* **BRIEF**: Your answer should be only the lines below from the one with "A = [27825/60229" to the one with "b = [48/13 -20/13]", repeated exactly, ends included.

* **GIVEN RECORDS**:
────────
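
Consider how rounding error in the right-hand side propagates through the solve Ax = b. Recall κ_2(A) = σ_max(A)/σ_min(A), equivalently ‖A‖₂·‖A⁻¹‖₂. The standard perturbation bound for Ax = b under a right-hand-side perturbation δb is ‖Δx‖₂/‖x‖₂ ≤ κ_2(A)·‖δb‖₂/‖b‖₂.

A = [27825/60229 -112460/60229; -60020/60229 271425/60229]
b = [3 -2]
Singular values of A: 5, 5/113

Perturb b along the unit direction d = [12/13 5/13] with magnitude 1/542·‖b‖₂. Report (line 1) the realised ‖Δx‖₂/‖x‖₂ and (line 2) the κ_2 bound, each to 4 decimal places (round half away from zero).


0.0033
0.2085

from the listed singular values, σ₁ = 5, σ_n = 5/113
κ_2(A) = 5 / (5/113) = 113.0000
worst-case relative error ≤ 113.0000 × 1/542 = 0.2085
solve Ax = b  →  x = [44.2293 9.3366]
‖b‖₂ = 3.6056 and ‖x‖₂ = 45.2040
Δx = A⁻¹·δb where δb = 1/542·3.6056·d; ‖Δx‖ = 0.1503
dividing the unrounded norms, ‖Δx‖/‖x‖ = 0.0033
tightness: 0.0033 against a bound of 0.2085 (unrounded ratio ≈ 0.0160)


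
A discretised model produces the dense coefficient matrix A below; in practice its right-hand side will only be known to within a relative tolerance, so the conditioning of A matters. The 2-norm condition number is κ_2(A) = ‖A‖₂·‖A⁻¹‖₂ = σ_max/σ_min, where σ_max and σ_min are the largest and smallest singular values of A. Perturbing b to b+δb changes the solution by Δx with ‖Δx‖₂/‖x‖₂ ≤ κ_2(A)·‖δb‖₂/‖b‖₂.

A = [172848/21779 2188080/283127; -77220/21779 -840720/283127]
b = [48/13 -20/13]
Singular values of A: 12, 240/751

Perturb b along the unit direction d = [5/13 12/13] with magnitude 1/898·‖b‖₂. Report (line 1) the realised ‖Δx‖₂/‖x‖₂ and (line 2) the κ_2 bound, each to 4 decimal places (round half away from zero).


from the listed singular values, σ₁ = 12, σ_n = 240/751
κ = σ_max/σ_min = 12/(240/751) = 37.5500
bound on ‖Δx‖/‖x‖: κ·ε = 37.5500·1/898 = 0.0418
solve Ax = b  →  x = [0.2414 0.2299]
‖b‖ = 4.0000, ‖x‖ = 0.3333
δb = ε·‖b‖·d = [0.0017 0.0041]; solving A·Δx = δb gives ‖Δx‖ = 0.0139
dividing the unrounded norms, ‖Δx‖/‖x‖ = 0.0418
tightness: 0.0418 against a bound of 0.0418; the bound is attained (ratio 1)

0.0418
0.0418


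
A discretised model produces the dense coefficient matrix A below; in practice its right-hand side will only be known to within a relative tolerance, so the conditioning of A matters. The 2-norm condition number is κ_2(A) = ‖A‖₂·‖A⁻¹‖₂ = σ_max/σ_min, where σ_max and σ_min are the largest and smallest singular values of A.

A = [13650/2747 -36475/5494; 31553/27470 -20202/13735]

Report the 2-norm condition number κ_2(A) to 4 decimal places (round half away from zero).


form AᵀA = [11676289/448900 -3891888/112225; -3891888/112225 20757361/448900] with trace 648673/8978 and determinant 7225/71824
eigenvalues of AᵀA: λ = (tr ± √(tr²−4·det))/2 = 289/4, 25/17956
σ_max=√(289/4)=(17/2), σ_min=√(25/17956)=(5/134) → κ = 227.8000

227.8000


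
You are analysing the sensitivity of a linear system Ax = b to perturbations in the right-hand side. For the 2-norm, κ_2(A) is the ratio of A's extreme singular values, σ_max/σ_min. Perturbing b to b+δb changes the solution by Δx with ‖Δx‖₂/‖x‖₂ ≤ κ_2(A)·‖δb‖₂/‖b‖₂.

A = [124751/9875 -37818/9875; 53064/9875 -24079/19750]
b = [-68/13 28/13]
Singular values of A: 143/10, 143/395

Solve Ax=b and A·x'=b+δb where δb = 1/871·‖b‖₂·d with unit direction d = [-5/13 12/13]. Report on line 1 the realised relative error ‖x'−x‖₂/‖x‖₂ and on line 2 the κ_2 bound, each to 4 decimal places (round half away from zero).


0.0016
0.0454

from the listed singular values, σ₁ = 143/10, σ_n = 143/395
condition number: (143/10) ÷ (143/395) = 39.5000
perturbation bound = 39.5000·1/871 = 0.0454
solve Ax = b  →  x = [2.8252 10.6853]
2-norm of b is 5.6569; of x, 11.0525
Δx = A⁻¹·δb where δb = 1/871·5.6569·d; ‖Δx‖ = 0.0179
relative error = 0.0016
so the bound overstates the realised error by a factor of ≈ 27.9397 (computed from the unrounded values)


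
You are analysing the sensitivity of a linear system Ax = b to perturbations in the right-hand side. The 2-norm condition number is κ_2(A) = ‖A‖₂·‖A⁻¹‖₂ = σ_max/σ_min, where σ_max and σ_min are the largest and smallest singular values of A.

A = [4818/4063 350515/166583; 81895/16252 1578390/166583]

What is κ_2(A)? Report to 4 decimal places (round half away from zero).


AᵀA = [7078201009/264127504 1658748465/33015938; 1658748465/33015938 1555131325/16507969]; tr = 110589281/913936, det = 366025/913936
eigenvalues of AᵀA: λ = (tr ± √(tr²−4·det))/2 = 121, 3025/913936
κ = σ_max/σ_min = 11/(55/956) = 191.2000

191.2000


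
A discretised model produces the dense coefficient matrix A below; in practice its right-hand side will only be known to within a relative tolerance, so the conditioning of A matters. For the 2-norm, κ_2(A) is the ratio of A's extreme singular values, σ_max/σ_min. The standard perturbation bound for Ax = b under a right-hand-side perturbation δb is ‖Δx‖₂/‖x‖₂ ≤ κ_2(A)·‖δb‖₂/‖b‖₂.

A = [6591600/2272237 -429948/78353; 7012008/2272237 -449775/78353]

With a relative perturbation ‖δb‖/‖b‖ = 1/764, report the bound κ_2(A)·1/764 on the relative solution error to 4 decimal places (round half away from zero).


AᵀA = [110127760704/6139192609 -206478315000/6139192609; -206478315000/6139192609 387152833329/6139192609]; tr = 1720694097/21242881, det = 1679616/21242881
λ_max, λ_min = (1720694097/21242881 ± √2960645455919390625/451259993180161)/2 = 81, 20736/21242881
κ = σ_max/σ_min = 9/(144/4609) = 288.0625
perturbation bound = 288.0625·1/764 = 0.3770

0.3770


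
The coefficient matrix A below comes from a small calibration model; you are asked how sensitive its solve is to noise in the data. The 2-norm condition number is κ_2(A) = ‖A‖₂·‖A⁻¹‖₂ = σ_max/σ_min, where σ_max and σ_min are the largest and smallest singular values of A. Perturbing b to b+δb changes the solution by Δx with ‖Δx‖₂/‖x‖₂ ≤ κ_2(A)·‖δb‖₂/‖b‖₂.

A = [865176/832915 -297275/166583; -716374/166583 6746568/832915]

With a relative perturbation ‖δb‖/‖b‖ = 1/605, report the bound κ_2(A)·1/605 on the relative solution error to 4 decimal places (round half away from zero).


0.1975

form AᵀA = [8077526596/412699225 -3028114872/82539845; -3028114872/82539845 28391130529/412699225] with trace 5047565/57121 and determinant 19518724/35700625
λ_max, λ_min = (5047565/57121 ± √15919235552131209/2039255400625)/2 = 2209/25, 8836/1428025
κ = σ_max/σ_min = (47/5)/(94/1195) = 119.5000
worst-case relative error ≤ 119.5000 × 1/605 = 0.1975


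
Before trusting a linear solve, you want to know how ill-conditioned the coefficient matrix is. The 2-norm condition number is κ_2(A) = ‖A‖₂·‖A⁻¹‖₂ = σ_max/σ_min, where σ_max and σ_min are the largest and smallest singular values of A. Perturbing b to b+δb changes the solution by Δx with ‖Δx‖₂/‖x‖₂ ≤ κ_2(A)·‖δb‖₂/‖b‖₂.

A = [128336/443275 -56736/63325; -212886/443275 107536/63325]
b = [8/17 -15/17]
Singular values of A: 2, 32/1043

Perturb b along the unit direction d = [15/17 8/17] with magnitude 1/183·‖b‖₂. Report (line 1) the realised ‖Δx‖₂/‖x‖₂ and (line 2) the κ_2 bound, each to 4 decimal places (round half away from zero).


0.3562
0.3562

from the listed singular values, σ₁ = 2, σ_n = 32/1043
condition number: 2 ÷ (32/1043) = 65.1875
bound on ‖Δx‖/‖x‖: κ·ε = 65.1875·1/183 = 0.3562
solve Ax = b  →  x = [0.1400 -0.4800]
‖b‖ = 1.0000, ‖x‖ = 0.5000
δb = ε·‖b‖·d = [0.0048 0.0026]; solving A·Δx = δb gives ‖Δx‖ = 0.1781
dividing the unrounded norms, ‖Δx‖/‖x‖ = 0.3562
tightness: 0.3562 against a bound of 0.3562; the bound is attained (ratio 1)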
────────
* **ANSWER FOR THIS EXERCISE**:
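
A = [27825/60229 -112460/60229; -60020/60229 271425/60229]
b = [3 -2]
Singular values of A: 5, 5/113

Perturb b along the unit direction d = [12/13 5/13] with magnitude 1/542·‖b‖₂. Report (line 1) the realised ‖Δx‖₂/‖x‖₂ and (line 2) the κ_2 bound, each to 4 decimal places (round half away from zero).


0.0033
0.2085

from the listed singular values, σ₁ = 5, σ_n = 5/113
κ_2(A) = 5 / (5/113) = 113.0000
worst-case relative error ≤ 113.0000 × 1/542 = 0.2085
solve Ax = b  →  x = [44.2293 9.3366]
‖b‖₂ = 3.6056 and ‖x‖₂ = 45.2040
Δx = A⁻¹·δb where δb = 1/542·3.6056·d; ‖Δx‖ = 0.1503
dividing the unrounded norms, ‖Δx‖/‖x‖ = 0.0033
tightness: 0.0033 against a bound of 0.2085 (unrounded ratio ≈ 0.0160)


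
A discretised model produces the dense coefficient matrix A below; in practice its right-hand side will only be known to within a relative tolerance, so the conditioning of A matters. The 2-norm condition number is κ_2(A) = ‖A‖₂·‖A⁻¹‖₂ = σ_max/σ_min, where σ_max and σ_min are the largest and smallest singular values of A. Perturbing b to b+δb changes the solution by Δx with ‖Δx‖₂/‖x‖₂ ≤ κ_2(A)·‖δb‖₂/‖b‖₂.

A = [172848/21779 2188080/283127; -77220/21779 -840720/283127]
b = [48/13 -20/13]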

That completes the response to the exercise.